**Work to be completed:**
Your output should be the line with "Given the structure" and all following lines of the data below, through the end, repeated exactly.

Records drawn from a dataset:
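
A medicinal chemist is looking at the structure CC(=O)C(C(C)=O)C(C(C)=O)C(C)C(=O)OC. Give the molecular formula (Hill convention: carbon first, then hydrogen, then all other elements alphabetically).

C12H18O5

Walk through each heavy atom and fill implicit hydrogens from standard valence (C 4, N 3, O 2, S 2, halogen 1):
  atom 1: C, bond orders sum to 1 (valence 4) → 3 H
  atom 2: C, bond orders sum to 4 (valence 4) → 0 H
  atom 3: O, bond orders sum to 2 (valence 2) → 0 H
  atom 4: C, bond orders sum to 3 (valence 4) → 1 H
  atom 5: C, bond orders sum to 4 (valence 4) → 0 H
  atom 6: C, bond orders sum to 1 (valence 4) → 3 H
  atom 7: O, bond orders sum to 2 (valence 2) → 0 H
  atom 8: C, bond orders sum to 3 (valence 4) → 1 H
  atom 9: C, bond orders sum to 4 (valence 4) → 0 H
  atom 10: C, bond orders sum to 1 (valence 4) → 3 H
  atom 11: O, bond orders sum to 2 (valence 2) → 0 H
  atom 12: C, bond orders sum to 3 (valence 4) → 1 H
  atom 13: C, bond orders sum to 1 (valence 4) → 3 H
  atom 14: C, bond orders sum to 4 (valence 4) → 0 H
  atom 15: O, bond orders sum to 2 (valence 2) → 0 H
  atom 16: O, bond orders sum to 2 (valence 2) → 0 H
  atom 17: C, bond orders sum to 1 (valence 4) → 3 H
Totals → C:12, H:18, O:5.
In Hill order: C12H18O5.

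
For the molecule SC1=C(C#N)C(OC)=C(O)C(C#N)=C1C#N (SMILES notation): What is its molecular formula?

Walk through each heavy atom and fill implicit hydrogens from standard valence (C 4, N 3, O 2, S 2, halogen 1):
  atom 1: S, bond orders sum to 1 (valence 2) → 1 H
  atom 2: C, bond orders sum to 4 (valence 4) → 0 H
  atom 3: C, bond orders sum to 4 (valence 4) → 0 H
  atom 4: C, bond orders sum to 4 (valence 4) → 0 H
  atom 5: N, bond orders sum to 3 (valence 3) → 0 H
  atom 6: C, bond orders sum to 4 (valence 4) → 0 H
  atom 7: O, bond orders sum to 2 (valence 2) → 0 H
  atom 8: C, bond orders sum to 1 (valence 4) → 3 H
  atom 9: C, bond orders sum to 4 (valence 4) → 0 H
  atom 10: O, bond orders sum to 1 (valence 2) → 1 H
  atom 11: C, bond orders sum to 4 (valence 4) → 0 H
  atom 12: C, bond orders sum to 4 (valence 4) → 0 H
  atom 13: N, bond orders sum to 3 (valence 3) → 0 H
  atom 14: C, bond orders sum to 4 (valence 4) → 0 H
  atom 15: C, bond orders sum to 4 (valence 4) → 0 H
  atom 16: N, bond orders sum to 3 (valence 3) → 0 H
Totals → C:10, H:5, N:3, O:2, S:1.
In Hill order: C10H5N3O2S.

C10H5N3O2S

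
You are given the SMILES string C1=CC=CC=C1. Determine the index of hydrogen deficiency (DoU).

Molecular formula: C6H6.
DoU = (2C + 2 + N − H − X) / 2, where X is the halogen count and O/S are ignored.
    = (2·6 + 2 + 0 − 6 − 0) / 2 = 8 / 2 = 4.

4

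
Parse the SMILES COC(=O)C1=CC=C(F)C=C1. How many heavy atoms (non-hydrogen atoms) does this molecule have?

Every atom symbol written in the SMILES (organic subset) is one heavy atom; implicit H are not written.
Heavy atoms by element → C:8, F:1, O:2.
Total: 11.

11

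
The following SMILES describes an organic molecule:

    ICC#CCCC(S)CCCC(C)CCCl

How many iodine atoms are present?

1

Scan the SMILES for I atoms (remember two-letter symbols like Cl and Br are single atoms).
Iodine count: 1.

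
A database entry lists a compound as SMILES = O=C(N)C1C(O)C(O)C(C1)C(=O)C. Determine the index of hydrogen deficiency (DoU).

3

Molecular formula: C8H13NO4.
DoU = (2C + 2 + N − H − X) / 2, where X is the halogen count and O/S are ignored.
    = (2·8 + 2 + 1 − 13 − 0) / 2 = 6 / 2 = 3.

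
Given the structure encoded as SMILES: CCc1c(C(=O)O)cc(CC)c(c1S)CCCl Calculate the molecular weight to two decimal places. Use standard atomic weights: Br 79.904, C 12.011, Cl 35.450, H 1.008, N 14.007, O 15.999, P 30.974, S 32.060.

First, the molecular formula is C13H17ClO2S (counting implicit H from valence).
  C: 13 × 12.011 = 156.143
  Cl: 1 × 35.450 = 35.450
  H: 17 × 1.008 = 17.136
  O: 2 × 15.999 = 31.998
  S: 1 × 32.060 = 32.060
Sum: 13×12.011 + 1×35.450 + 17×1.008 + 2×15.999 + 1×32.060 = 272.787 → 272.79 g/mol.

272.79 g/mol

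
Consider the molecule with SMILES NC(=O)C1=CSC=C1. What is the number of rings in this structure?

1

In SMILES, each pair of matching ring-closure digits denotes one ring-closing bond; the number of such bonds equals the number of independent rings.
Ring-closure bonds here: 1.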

**Response:**
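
Given the structure encoded as SMILES: CCc1c(C(=O)O)cc(CC)c(c1S)CCCl Calculate the molecular weight to two decimal places. Use standard atomic weights: Br 79.904, C 12.011, Cl 35.450, H 1.008, N 14.007, O 15.999, P 30.974, S 32.060.

First, the molecular formula is C13H17ClO2S (counting implicit H from valence).
  C: 13 × 12.011 = 156.143
  Cl: 1 × 35.450 = 35.450
  H: 17 × 1.008 = 17.136
  O: 2 × 15.999 = 31.998
  S: 1 × 32.060 = 32.060
Sum: 13×12.011 + 1×35.450 + 17×1.008 + 2×15.999 + 1×32.060 = 272.787 → 272.79 g/mol.

272.79 g/mol

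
Consider the molecule with SMILES NC(=O)C1=CSC=C1. What is the number of rings in this structure?

1

In SMILES, each pair of matching ring-closure digits denotes one ring-closing bond; the number of such bonds equals the number of independent rings.
Ring-closure bonds here: 1.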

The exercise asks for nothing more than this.